▶ [WHAT IS EXPECTED]:
From the entries below, count the lines holding the word "externally" and give nothing but the number.

++++++++

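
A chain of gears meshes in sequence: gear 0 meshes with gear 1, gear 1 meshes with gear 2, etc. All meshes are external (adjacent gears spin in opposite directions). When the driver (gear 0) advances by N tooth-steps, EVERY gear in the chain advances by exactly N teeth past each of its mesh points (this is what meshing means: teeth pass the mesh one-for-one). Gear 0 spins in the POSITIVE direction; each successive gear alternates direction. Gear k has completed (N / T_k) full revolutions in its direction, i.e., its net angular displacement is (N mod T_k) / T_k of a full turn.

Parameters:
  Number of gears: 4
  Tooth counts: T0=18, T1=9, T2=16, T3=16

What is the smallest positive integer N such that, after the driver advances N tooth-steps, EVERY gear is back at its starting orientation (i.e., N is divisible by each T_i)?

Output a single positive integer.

Gear k returns to start when N is a multiple of T_k.
All gears at start simultaneously when N is a common multiple of [18, 9, 16, 16]; the smallest such N is lcm(18, 9, 16, 16).
Start: lcm = T0 = 18
Fold in T1=9: gcd(18, 9) = 9; lcm(18, 9) = 18 * 9 / 9 = 162 / 9 = 18
Fold in T2=16: gcd(18, 16) = 2; lcm(18, 16) = 18 * 16 / 2 = 288 / 2 = 144
Fold in T3=16: gcd(144, 16) = 16; lcm(144, 16) = 144 * 16 / 16 = 2304 / 16 = 144
Full cycle length = 144

Answer: 144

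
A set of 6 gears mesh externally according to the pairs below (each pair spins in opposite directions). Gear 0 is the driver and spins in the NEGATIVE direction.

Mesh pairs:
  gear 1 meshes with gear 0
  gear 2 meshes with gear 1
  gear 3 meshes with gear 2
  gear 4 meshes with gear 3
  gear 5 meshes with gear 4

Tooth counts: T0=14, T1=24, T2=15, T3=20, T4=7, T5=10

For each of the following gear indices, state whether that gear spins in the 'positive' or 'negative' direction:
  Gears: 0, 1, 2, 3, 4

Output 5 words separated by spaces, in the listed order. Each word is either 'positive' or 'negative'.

Gear 0 (driver): negative (depth 0)
  gear 1: meshes with gear 0 -> depth 1 -> positive (opposite of gear 0)
  gear 2: meshes with gear 1 -> depth 2 -> negative (opposite of gear 1)
  gear 3: meshes with gear 2 -> depth 3 -> positive (opposite of gear 2)
  gear 4: meshes with gear 3 -> depth 4 -> negative (opposite of gear 3)
  gear 5: meshes with gear 4 -> depth 5 -> positive (opposite of gear 4)
Queried indices 0, 1, 2, 3, 4 -> negative, positive, negative, positive, negative

Answer: negative positive negative positive negative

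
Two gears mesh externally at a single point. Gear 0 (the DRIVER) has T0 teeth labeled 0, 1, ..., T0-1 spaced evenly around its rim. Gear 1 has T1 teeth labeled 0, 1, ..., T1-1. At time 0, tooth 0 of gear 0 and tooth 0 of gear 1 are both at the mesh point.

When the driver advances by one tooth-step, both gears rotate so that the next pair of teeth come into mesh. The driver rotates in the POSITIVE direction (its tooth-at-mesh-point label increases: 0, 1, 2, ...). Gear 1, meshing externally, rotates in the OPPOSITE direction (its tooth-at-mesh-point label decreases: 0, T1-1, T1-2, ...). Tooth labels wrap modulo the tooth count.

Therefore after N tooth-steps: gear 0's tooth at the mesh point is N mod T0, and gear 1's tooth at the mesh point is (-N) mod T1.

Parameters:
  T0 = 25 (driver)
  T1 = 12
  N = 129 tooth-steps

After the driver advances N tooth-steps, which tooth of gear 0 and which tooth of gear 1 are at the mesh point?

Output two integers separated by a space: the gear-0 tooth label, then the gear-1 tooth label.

Answer: 4 3

Derivation:
Gear 0 (driver, T0=25): tooth at mesh = N mod T0
  129 = 5 * 25 + 4, so 129 mod 25 = 4
  gear 0 tooth = 4
Gear 1 (driven, T1=12): tooth at mesh = (-N) mod T1
  129 = 10 * 12 + 9, so 129 mod 12 = 9
  (-129) mod 12 = (-9) mod 12 = 12 - 9 = 3
Mesh after 129 steps: gear-0 tooth 4 meets gear-1 tooth 3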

++++++++

▶ [WRITTEN RESPONSE]:
3